> ASSIGNMENT:
Needed from the data below: all lines that contain the word "Three".
----- MATERIAL PROVIDED
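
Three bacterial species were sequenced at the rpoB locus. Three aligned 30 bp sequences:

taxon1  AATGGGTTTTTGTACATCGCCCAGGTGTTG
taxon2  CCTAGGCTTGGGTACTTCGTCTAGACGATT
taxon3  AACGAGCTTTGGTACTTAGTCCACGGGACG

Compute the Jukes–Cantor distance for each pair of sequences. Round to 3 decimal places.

d(taxon1,taxon2) = 0.647, d(taxon1,taxon3) = 0.503, d(taxon2,taxon3) = 0.647

taxon1–taxon2: 13/30 sites differ → p ≈ 0.433333, d = −0.75 ln(1 − 0.577777) = 0.646666 ≈ 0.647.
taxon1–taxon3: 11/30 sites differ → p ≈ 0.366667, d = −0.75 ln(1 − 0.488889) = 0.503376 ≈ 0.503.
taxon2–taxon3: 13/30 sites differ → p ≈ 0.433333, d = −0.75 ln(1 − 0.577777) = 0.646666 ≈ 0.647.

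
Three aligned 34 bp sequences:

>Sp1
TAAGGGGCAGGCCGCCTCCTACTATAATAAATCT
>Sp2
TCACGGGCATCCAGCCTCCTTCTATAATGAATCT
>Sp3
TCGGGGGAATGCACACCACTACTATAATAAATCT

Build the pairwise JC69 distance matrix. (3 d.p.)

Sp1–Sp2: 7/34 sites differ → p ≈ 0.205882, d = −0.75 ln(1 − 0.274509) = 0.240680 ≈ 0.241.
Sp1–Sp3: 9/34 sites differ → p ≈ 0.264706, d = −0.75 ln(1 − 0.352941) = 0.326488 ≈ 0.326.
Sp2–Sp3: 10/34 sites differ → p ≈ 0.294118, d = −0.75 ln(1 − 0.392157) = 0.373379 ≈ 0.373.

d(Sp1,Sp2) = 0.241, d(Sp1,Sp3) = 0.326, d(Sp2,Sp3) = 0.373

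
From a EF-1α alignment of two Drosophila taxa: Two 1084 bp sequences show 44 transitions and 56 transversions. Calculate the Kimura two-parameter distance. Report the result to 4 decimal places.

P = 44/1084 ≈ 0.04059 and Q = 56/1084 ≈ 0.051661.
Under the Kimura two-parameter model, d = −½ ln(1 − 2P − Q) − ¼ ln(1 − 2Q).
1 − 2P − Q = 0.867159, giving −½ ln(0.867159) = 0.071266.
1 − 2Q = 0.896678, giving −¼ ln(0.896678) = 0.027265.
d = 0.071266 + 0.027265 = 0.098531.

0.0985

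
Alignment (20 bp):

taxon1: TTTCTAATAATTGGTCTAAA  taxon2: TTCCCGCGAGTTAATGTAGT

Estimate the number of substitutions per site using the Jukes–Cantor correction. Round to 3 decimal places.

The sequences differ at 11 of 20 sites, so p = 11/20 = 0.55.
d = −(3/4) ln(1 − 4p/3) = −0.75 ln(1 − 0.733333) = −0.75 ln(0.266667)
  = −0.75 × (-1.321755) = 0.991316 substitutions/site.

0.991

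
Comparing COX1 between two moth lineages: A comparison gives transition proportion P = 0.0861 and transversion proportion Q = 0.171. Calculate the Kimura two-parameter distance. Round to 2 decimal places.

Under the Kimura two-parameter model, d = −½ ln(1 − 2P − Q) − ¼ ln(1 − 2Q).
1 − 2P − Q = 0.6568, giving −½ ln(0.6568) = 0.210188.
1 − 2Q = 0.658, giving −¼ ln(0.658) = 0.104638.
d = 0.210188 + 0.104638 = 0.314826.

0.31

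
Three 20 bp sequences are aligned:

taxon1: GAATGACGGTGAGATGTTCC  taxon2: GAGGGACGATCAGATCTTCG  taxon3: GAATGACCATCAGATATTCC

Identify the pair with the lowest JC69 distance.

taxon1–taxon2: 6/20 differ, p = 0.300, d = 0.383.
taxon1–taxon3: 4/20 differ, p = 0.200, d = 0.233.
taxon2–taxon3: 5/20 differ, p = 0.250, d = 0.304.
The smallest distance is between taxon1 and taxon3.

taxon1 and taxon3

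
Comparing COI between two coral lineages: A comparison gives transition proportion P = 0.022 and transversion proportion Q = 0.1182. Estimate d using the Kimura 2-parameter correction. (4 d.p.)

0.1559

Under the Kimura two-parameter model, d = −½ ln(1 − 2P − Q) − ¼ ln(1 − 2Q).
1 − 2P − Q = 0.8378, giving −½ ln(0.8378) = 0.088488.
1 − 2Q = 0.7636, giving −¼ ln(0.7636) = 0.067428.
d = 0.088488 + 0.067428 = 0.155916.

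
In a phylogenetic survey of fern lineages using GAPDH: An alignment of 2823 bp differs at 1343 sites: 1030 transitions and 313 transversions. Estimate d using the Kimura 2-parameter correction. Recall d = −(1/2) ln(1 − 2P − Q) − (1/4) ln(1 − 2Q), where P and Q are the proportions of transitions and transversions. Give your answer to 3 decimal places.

P = 1030/2823 ≈ 0.36486 and Q = 313/2823 ≈ 0.110875.
Under the Kimura two-parameter model, d = −½ ln(1 − 2P − Q) − ¼ ln(1 − 2Q).
1 − 2P − Q = 0.159405, giving −½ ln(0.159405) = 0.918154.
1 − 2Q = 0.77825, giving −¼ ln(0.77825) = 0.062677.
d = 0.918154 + 0.062677 = 0.980831.

0.981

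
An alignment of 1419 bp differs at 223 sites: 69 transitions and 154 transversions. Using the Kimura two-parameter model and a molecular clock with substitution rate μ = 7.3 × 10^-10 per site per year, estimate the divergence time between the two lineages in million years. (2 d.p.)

120.80

P = 69/1419 ≈ 0.048626 and Q = 154/1419 ≈ 0.108527.
Under the Kimura two-parameter model, d = −½ ln(1 − 2P − Q) − ¼ ln(1 − 2Q).
1 − 2P − Q = 0.794221, giving −½ ln(0.794221) = 0.115197.
1 − 2Q = 0.782946, giving −¼ ln(0.782946) = 0.061173.
d = 0.115197 + 0.061173 = 0.176370.
Under a molecular clock d = 2μt, so t = d/(2μ) = 0.176370 / (2 × 7.3 × 10^-10) = 120.80 million years.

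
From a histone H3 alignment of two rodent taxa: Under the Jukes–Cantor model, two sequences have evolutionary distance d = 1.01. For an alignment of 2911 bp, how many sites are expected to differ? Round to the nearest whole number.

1615

Invert JC69: p = (3/4)(1 − e^(−4d/3)) = 0.75 × (1 − e^(-1.346667)) = 0.75 × (1 − 0.260106) = 0.554921.
Expected differing sites = pL ≈ 0.554921 × 2911 = 1615.375031 ≈ 1615.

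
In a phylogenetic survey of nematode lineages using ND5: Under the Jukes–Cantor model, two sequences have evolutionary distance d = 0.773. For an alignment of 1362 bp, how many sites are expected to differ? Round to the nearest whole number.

657

Invert JC69: p = (3/4)(1 − e^(−4d/3)) = 0.75 × (1 − e^(-1.030667)) = 0.75 × (1 − 0.356769) = 0.482423.
Expected differing sites = pL ≈ 0.482423 × 1362 = 657.060126 ≈ 657.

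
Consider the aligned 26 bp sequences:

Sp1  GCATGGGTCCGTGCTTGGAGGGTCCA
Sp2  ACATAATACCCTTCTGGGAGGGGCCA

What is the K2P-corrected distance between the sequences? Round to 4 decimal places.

0.4643

Of 26 sites, 3 differences are transitions and 6 are transversions, so P = 3/26 ≈ 0.115385 and Q = 6/26 ≈ 0.230769.
Under the Kimura two-parameter model, d = −½ ln(1 − 2P − Q) − ¼ ln(1 − 2Q).
1 − 2P − Q = 0.538461, giving −½ ln(0.538461) = 0.309520.
1 − 2Q = 0.538462, giving −¼ ln(0.538462) = 0.154760.
d = 0.309520 + 0.154760 = 0.464280.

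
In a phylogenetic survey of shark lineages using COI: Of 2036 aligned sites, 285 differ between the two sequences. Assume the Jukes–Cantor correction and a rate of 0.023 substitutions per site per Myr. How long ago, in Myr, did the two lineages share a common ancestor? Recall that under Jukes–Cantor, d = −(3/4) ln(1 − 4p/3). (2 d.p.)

3.37

p = 285/2036 ≈ 0.13998.
d = −(3/4) ln(1 − 4p/3) = −0.75 ln(1 − 0.18664) = −0.75 ln(0.81336)
  = −0.75 × (-0.206581) = 0.154936 substitutions/site.
Under a molecular clock d = 2μt, so t = d/(2μ) = 0.154936 / (2 × 0.023) = 3.37 Myr.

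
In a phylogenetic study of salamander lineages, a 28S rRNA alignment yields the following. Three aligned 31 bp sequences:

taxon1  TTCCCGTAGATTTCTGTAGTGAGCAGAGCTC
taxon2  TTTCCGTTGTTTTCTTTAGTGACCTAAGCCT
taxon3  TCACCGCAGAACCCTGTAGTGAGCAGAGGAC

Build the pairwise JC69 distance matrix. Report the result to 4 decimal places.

d(taxon1,taxon2) = 0.3672, d(taxon1,taxon3) = 0.3163, d(taxon2,taxon3) = 0.7771

taxon1–taxon2: 9/31 sites differ → p ≈ 0.290323, d = −0.75 ln(1 − 0.387097) = 0.367161 ≈ 0.3672.
taxon1–taxon3: 8/31 sites differ → p ≈ 0.258065, d = −0.75 ln(1 − 0.344087) = 0.316295 ≈ 0.3163.
taxon2–taxon3: 15/31 sites differ → p ≈ 0.483871, d = −0.75 ln(1 − 0.645161) = 0.777068 ≈ 0.7771.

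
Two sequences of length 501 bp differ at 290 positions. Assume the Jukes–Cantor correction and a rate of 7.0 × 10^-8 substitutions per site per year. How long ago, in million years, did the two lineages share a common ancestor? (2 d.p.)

7.92

p = 290/501 ≈ 0.578842.
d = −(3/4) ln(1 − 4p/3) = −0.75 ln(1 − 0.771789) = −0.75 ln(0.228211)
  = −0.75 × (-1.477485) = 1.108114 substitutions/site.
Under a molecular clock d = 2μt, so t = d/(2μ) = 1.108114 / (2 × 7.0 × 10^-8) = 7.92 million years.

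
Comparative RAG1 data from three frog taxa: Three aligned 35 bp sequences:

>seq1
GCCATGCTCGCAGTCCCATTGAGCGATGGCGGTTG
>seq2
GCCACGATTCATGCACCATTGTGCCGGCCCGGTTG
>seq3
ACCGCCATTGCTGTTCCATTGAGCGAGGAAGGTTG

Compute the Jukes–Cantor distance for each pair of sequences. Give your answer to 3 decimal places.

d(seq1,seq2) = 0.572, d(seq1,seq3) = 0.407, d(seq2,seq3) = 0.513

seq1–seq2: 14/35 sites differ → p = 0.4, d = −0.75 ln(1 − 0.533333) = 0.571605 ≈ 0.572.
seq1–seq3: 11/35 sites differ → p ≈ 0.314286, d = −0.75 ln(1 − 0.419048) = 0.407315 ≈ 0.407.
seq2–seq3: 13/35 sites differ → p ≈ 0.371429, d = −0.75 ln(1 − 0.495239) = 0.512753 ≈ 0.513.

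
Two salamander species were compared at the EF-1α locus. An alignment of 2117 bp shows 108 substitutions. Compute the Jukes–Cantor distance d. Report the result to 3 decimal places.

0.053

p = 108/2117 ≈ 0.051016.
d = −(3/4) ln(1 − 4p/3) = −0.75 ln(1 − 0.068021) = −0.75 ln(0.931979)
  = −0.75 × (-0.070445) = 0.052834 substitutions/site.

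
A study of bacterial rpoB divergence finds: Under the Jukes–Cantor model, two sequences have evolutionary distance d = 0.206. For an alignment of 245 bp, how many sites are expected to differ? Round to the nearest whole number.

Invert JC69: p = (3/4)(1 − e^(−4d/3)) = 0.75 × (1 − e^(-0.274667)) = 0.75 × (1 − 0.759825) = 0.180131.
Expected differing sites = pL ≈ 0.180131 × 245 = 44.132095 ≈ 44.

44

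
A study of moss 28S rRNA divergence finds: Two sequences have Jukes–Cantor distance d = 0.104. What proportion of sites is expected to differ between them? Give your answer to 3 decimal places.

p = (3/4)(1 − e^(−4d/3)) = 0.75 × (1 − e^(-0.138667)) = 0.75 × (1 − 0.870518) = 0.097112.

0.097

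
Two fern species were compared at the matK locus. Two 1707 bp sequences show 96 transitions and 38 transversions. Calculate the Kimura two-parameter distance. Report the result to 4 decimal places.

P = 96/1707 ≈ 0.056239 and Q = 38/1707 ≈ 0.022261.
Under the Kimura two-parameter model, d = −½ ln(1 − 2P − Q) − ¼ ln(1 − 2Q).
1 − 2P − Q = 0.865261, giving −½ ln(0.865261) = 0.072362.
1 − 2Q = 0.955478, giving −¼ ln(0.955478) = 0.011386.
d = 0.072362 + 0.011386 = 0.083748.

0.0837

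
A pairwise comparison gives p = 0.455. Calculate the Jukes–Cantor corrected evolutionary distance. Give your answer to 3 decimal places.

d = −(3/4) ln(1 − 4p/3) = −0.75 ln(1 − 0.606667) = −0.75 ln(0.393333)
  = −0.75 × (-0.933099) = 0.699824 substitutions/site.

0.700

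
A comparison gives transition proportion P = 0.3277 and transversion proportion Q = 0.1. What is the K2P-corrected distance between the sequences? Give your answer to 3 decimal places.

Under the Kimura two-parameter model, d = −½ ln(1 − 2P − Q) − ¼ ln(1 − 2Q).
1 − 2P − Q = 0.2446, giving −½ ln(0.2446) = 0.704066.
1 − 2Q = 0.8, giving −¼ ln(0.8) = 0.055786.
d = 0.704066 + 0.055786 = 0.759852.

0.760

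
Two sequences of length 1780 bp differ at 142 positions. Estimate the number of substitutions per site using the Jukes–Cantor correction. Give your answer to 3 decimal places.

0.084

p = 142/1780 ≈ 0.079775.
d = −(3/4) ln(1 − 4p/3) = −0.75 ln(1 − 0.106367) = −0.75 ln(0.893633)
  = −0.75 × (-0.112460) = 0.084345 substitutions/site.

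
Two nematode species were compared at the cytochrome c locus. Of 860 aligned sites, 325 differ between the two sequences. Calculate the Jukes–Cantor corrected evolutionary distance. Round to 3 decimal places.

p = 325/860 ≈ 0.377907.
d = −(3/4) ln(1 − 4p/3) = −0.75 ln(1 − 0.503876) = −0.75 ln(0.496124)
  = −0.75 × (-0.700929) = 0.525697 substitutions/site.

0.526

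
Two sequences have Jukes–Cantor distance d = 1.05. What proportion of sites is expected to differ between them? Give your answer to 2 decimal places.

p = (3/4)(1 − e^(−4d/3)) = 0.75 × (1 − e^(-1.4)) = 0.75 × (1 − 0.246597) = 0.565052.

0.57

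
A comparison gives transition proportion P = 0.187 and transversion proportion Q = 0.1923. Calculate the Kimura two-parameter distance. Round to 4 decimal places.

0.5391

Under the Kimura two-parameter model, d = −½ ln(1 − 2P − Q) − ¼ ln(1 − 2Q).
1 − 2P − Q = 0.4337, giving −½ ln(0.4337) = 0.417701.
1 − 2Q = 0.6154, giving −¼ ln(0.6154) = 0.121371.
d = 0.417701 + 0.121371 = 0.539072.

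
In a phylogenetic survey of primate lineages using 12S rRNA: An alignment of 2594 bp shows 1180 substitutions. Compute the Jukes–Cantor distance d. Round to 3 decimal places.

p = 1180/2594 ≈ 0.454896.
d = −(3/4) ln(1 − 4p/3) = −0.75 ln(1 − 0.606528) = −0.75 ln(0.393472)
  = −0.75 × (-0.932745) = 0.699559 substitutions/site.

0.700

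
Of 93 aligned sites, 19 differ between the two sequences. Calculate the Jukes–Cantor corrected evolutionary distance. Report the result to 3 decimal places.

p = 19/93 ≈ 0.204301.
d = −(3/4) ln(1 − 4p/3) = −0.75 ln(1 − 0.272401) = −0.75 ln(0.727599)
  = −0.75 × (-0.318005) = 0.238504 substitutions/site.

0.239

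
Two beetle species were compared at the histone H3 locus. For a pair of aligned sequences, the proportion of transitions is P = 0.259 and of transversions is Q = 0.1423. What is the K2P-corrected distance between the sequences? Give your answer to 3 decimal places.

0.624

Under the Kimura two-parameter model, d = −½ ln(1 − 2P − Q) − ¼ ln(1 − 2Q).
1 − 2P − Q = 0.3397, giving −½ ln(0.3397) = 0.539846.
1 − 2Q = 0.7154, giving −¼ ln(0.7154) = 0.083728.
d = 0.539846 + 0.083728 = 0.623574.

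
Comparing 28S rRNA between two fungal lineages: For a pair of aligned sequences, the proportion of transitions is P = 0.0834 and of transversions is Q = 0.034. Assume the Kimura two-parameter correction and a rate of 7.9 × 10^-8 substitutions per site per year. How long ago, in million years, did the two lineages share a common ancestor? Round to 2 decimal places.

0.82

Under the Kimura two-parameter model, d = −½ ln(1 − 2P − Q) − ¼ ln(1 − 2Q).
1 − 2P − Q = 0.7992, giving −½ ln(0.7992) = 0.112072.
1 − 2Q = 0.932, giving −¼ ln(0.932) = 0.017606.
d = 0.112072 + 0.017606 = 0.129678.
Under a molecular clock d = 2μt, so t = d/(2μ) = 0.129678 / (2 × 7.9 × 10^-8) = 0.82 million years.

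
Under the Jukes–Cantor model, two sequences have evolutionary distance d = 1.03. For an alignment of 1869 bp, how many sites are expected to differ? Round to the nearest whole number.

Invert JC69: p = (3/4)(1 − e^(−4d/3)) = 0.75 × (1 − e^(-1.373333)) = 0.75 × (1 − 0.253261) = 0.560054.
Expected differing sites = pL ≈ 0.560054 × 1869 = 1046.740926 ≈ 1047.

1047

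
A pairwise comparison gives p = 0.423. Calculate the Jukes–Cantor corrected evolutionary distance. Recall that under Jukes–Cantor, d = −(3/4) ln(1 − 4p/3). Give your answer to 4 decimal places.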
----------
> RESULT OF THE EXERCISE:
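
Three bacterial species were sequenced at the rpoB locus. Three aligned 30 bp sequences:
Three aligned 34 bp sequences:
Three 20 bp sequences are aligned:
In a phylogenetic study of salamander lineages, a 28S rRNA alignment yields the following. Three aligned 31 bp sequences:
Comparative RAG1 data from three frog taxa: Three aligned 35 bp sequences: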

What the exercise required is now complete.